▸ What needs to be done
From the first line to the last, reproduce the data exactly.

(Collected data entries)
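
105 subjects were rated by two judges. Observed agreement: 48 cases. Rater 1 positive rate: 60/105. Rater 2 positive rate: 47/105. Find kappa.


P_o = 48/105 = 0.457143
P_e = (60*47 + 45*58) / 11025 = 0.492517
kappa = (P_o - P_e) / (1 - P_e)
kappa = (0.457143 - 0.492517) / (1 - 0.492517)
kappa = -0.0697

-0.0697


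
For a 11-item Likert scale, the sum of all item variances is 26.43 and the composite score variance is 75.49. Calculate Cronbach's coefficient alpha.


alpha = (k/(k-1)) * (1 - sum(si^2)/s_total^2)
= (11/10) * (1 - 26.43/75.49)
alpha = 0.7149

0.7149


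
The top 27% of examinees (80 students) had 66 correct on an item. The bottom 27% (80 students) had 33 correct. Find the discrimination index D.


p_upper = 66/80 = 0.825
p_lower = 33/80 = 0.4125
D = 0.825 - 0.4125 = 0.4125

0.4125


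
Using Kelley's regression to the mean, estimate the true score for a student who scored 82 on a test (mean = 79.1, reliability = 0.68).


T_est = rxx * X + (1 - rxx) * mean
T_est = 0.68 * 82 + 0.32 * 79.1
T_est = 55.76 + 25.312
T_est = 81.072

81.072


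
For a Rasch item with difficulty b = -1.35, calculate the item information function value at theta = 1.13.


P = 1/(1+exp(-(1.13--1.35))) = 0.9227
I = P*(1-P) = 0.9227 * 0.0773
I = 0.0713

0.0713


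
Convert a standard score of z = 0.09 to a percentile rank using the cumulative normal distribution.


CDF(z) = 0.5 * (1 + erf(z/sqrt(2)))
erf(0.0636) = 0.0717
CDF = 0.5359
Percentile rank = 0.5359 * 100 = 53.59

53.59


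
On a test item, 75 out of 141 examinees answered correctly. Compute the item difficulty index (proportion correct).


Item difficulty p = number correct / total examinees
p = 75 / 141
p = 0.5319

0.5319


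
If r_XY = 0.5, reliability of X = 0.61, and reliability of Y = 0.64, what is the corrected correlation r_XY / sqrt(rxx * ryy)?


r_corrected = rxy / sqrt(rxx * ryy)
= 0.5 / sqrt(0.61 * 0.64)
= 0.5 / sqrt(0.3904)
= 0.5 / 0.62482
r_corrected = 0.8002

0.8002


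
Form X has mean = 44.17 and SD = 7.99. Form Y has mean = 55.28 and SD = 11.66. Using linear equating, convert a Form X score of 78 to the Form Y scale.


slope = SD_Y / SD_X = 11.66 / 7.99 ~ 1.4593
intercept = mean_Y - slope * mean_X = 55.28 - (11.66 / 7.99) * 44.17 ~ -9.1783
Y = slope * X + intercept. To avoid rounding drift from the rounded slope/intercept, evaluate the equivalent form Y = mean_Y + SD_Y * (X - mean_X) / SD_X at full precision:
Y = 55.28 + 11.66 * (78 - 44.17) / 7.99
Y = 55.28 + 11.66 * 33.83 / 7.99
Y = 55.28 + 394.4578 / 7.99
Y = 55.28 + 49.3689
Y = 104.6489

104.6489


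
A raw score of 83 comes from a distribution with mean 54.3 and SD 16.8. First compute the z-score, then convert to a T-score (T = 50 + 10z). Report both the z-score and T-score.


z = (X - mean) / SD = (83 - 54.3) / 16.8
z = 28.7 / 16.8
z = 1.7083
T-score = T = 50 + 10z
Carry z at full precision (z = 28.7 / 16.8) into the conversion:
T-score = 50 + 10 * (28.7 / 16.8) = 50 + 287 / 16.8
T-score = 50 + 17.0833
T-score = 67.0833

67.0833


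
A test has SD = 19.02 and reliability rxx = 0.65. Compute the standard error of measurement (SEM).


SEM = SD * sqrt(1 - rxx)
SEM = 19.02 * sqrt(1 - 0.65)
SEM = 19.02 * sqrt(0.35) = 19.02 * 0.591608
SEM = 11.2524

11.2524


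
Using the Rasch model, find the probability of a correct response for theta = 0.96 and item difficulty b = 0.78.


theta - b = 0.96 - 0.78 = 0.18
exp(-(theta - b)) = exp(-0.18) = 0.8353
P = 1 / (1 + 0.8353)
P = 0.5449

0.5449


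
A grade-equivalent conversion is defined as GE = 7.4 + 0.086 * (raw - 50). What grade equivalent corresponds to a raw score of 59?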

▸ Exercise output
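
105 subjects were rated by two judges. Observed agreement: 48 cases. Rater 1 positive rate: 60/105. Rater 2 positive rate: 47/105. Find kappa.


P_o = 48/105 = 0.457143
P_e = (60*47 + 45*58) / 11025 = 0.492517
kappa = (P_o - P_e) / (1 - P_e)
kappa = (0.457143 - 0.492517) / (1 - 0.492517)
kappa = -0.0697

-0.0697


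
For a 11-item Likert scale, the sum of all item variances is 26.43 and the composite score variance is 75.49. Calculate Cronbach's coefficient alpha.


alpha = (k/(k-1)) * (1 - sum(si^2)/s_total^2)
= (11/10) * (1 - 26.43/75.49)
alpha = 0.7149

0.7149


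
The top 27% of examinees (80 students) had 66 correct on an item. The bottom 27% (80 students) had 33 correct. Find the discrimination index D.


p_upper = 66/80 = 0.825
p_lower = 33/80 = 0.4125
D = 0.825 - 0.4125 = 0.4125

0.4125


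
Using Kelley's regression to the mean, estimate the true score for a student who scored 82 on a test (mean = 79.1, reliability = 0.68).


T_est = rxx * X + (1 - rxx) * mean
T_est = 0.68 * 82 + 0.32 * 79.1
T_est = 55.76 + 25.312
T_est = 81.072

81.072


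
For a Rasch item with difficulty b = -1.35, calculate the item information function value at theta = 1.13.


P = 1/(1+exp(-(1.13--1.35))) = 0.9227
I = P*(1-P) = 0.9227 * 0.0773
I = 0.0713

0.0713


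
Convert a standard score of z = 0.09 to a percentile rank using the cumulative normal distribution.


CDF(z) = 0.5 * (1 + erf(z/sqrt(2)))
erf(0.0636) = 0.0717
CDF = 0.5359
Percentile rank = 0.5359 * 100 = 53.59

53.59


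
On a test item, 75 out of 141 examinees answered correctly. Compute the item difficulty index (proportion correct).


Item difficulty p = number correct / total examinees
p = 75 / 141
p = 0.5319

0.5319


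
If r_XY = 0.5, reliability of X = 0.61, and reliability of Y = 0.64, what is the corrected correlation r_XY / sqrt(rxx * ryy)?


r_corrected = rxy / sqrt(rxx * ryy)
= 0.5 / sqrt(0.61 * 0.64)
= 0.5 / sqrt(0.3904)
= 0.5 / 0.62482
r_corrected = 0.8002

0.8002


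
Form X has mean = 44.17 and SD = 7.99. Form Y has mean = 55.28 and SD = 11.66. Using linear equating, convert a Form X score of 78 to the Form Y scale.


slope = SD_Y / SD_X = 11.66 / 7.99 ~ 1.4593
intercept = mean_Y - slope * mean_X = 55.28 - (11.66 / 7.99) * 44.17 ~ -9.1783
Y = slope * X + intercept. To avoid rounding drift from the rounded slope/intercept, evaluate the equivalent form Y = mean_Y + SD_Y * (X - mean_X) / SD_X at full precision:
Y = 55.28 + 11.66 * (78 - 44.17) / 7.99
Y = 55.28 + 11.66 * 33.83 / 7.99
Y = 55.28 + 394.4578 / 7.99
Y = 55.28 + 49.3689
Y = 104.6489

104.6489


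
A raw score of 83 comes from a distribution with mean 54.3 and SD 16.8. First compute the z-score, then convert to a T-score (T = 50 + 10z). Report both the z-score and T-score.


z = (X - mean) / SD = (83 - 54.3) / 16.8
z = 28.7 / 16.8
z = 1.7083
T-score = T = 50 + 10z
Carry z at full precision (z = 28.7 / 16.8) into the conversion:
T-score = 50 + 10 * (28.7 / 16.8) = 50 + 287 / 16.8
T-score = 50 + 17.0833
T-score = 67.0833

67.0833


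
A test has SD = 19.02 and reliability rxx = 0.65. Compute the standard error of measurement (SEM).


SEM = SD * sqrt(1 - rxx)
SEM = 19.02 * sqrt(1 - 0.65)
SEM = 19.02 * sqrt(0.35) = 19.02 * 0.591608
SEM = 11.2524

11.2524


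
Using the Rasch model, find the probability of a correct response for theta = 0.96 and item difficulty b = 0.78.


theta - b = 0.96 - 0.78 = 0.18
exp(-(theta - b)) = exp(-0.18) = 0.8353
P = 1 / (1 + 0.8353)
P = 0.5449

0.5449


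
A grade-equivalent conversion is defined as GE = 7.4 + 0.086 * (raw - 50). What grade equivalent corresponds to a raw score of 59?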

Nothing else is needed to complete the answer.